▶ **Exercise goal**
Please check every line of the listing for "short" and copy each line where it is found.

▶ **Exercise input**
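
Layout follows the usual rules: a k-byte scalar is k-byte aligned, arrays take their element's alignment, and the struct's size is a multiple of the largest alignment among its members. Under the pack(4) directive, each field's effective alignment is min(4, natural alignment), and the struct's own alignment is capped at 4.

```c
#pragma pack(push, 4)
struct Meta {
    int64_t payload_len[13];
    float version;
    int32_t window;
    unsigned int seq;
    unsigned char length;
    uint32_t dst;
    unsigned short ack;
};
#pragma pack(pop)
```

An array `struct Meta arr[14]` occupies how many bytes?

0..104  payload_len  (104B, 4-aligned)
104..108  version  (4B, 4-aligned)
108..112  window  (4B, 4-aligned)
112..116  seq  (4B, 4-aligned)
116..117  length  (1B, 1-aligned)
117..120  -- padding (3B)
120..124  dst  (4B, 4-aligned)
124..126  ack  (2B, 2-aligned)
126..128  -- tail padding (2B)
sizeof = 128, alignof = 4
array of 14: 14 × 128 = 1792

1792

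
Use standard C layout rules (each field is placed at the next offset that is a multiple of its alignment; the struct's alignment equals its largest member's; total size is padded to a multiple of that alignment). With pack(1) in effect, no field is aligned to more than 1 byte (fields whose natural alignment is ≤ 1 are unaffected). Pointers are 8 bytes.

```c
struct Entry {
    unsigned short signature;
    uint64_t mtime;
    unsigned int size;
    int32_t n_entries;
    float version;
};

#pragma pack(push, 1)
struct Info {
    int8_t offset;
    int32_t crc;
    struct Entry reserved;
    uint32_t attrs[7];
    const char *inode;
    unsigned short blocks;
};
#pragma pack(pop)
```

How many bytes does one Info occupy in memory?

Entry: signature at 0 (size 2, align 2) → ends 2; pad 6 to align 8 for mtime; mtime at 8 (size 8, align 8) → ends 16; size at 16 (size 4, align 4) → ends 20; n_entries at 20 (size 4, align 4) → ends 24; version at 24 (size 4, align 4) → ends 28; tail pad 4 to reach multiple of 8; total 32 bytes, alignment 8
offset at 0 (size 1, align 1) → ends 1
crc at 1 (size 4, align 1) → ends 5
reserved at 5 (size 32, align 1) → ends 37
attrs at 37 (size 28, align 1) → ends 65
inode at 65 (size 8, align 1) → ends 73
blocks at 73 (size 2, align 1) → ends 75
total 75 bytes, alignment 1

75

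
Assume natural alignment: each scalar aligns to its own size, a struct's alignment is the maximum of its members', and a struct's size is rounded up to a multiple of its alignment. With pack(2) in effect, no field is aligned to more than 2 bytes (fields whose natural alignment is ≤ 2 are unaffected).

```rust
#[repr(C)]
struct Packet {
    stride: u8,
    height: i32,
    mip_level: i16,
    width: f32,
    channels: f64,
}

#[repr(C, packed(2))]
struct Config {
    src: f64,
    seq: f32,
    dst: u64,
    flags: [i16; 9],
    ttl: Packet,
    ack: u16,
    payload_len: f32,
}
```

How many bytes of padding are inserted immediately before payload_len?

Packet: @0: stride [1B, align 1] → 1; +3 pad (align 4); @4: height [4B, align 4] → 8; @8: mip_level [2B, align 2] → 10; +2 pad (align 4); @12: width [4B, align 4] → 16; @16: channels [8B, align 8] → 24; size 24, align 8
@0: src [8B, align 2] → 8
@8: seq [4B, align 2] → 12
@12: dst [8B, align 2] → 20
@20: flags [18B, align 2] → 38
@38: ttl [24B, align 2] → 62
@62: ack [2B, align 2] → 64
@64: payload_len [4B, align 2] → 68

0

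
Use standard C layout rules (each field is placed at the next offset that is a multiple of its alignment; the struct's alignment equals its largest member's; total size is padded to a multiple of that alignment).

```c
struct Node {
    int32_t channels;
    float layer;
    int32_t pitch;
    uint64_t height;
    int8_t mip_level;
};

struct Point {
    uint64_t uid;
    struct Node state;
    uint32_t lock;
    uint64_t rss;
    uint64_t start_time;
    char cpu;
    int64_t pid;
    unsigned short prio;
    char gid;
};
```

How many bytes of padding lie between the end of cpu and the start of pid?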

▶ **Final answer**
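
    unsigned short ack;
    unsigned short signature;
    unsigned short blocks;
    unsigned short prio;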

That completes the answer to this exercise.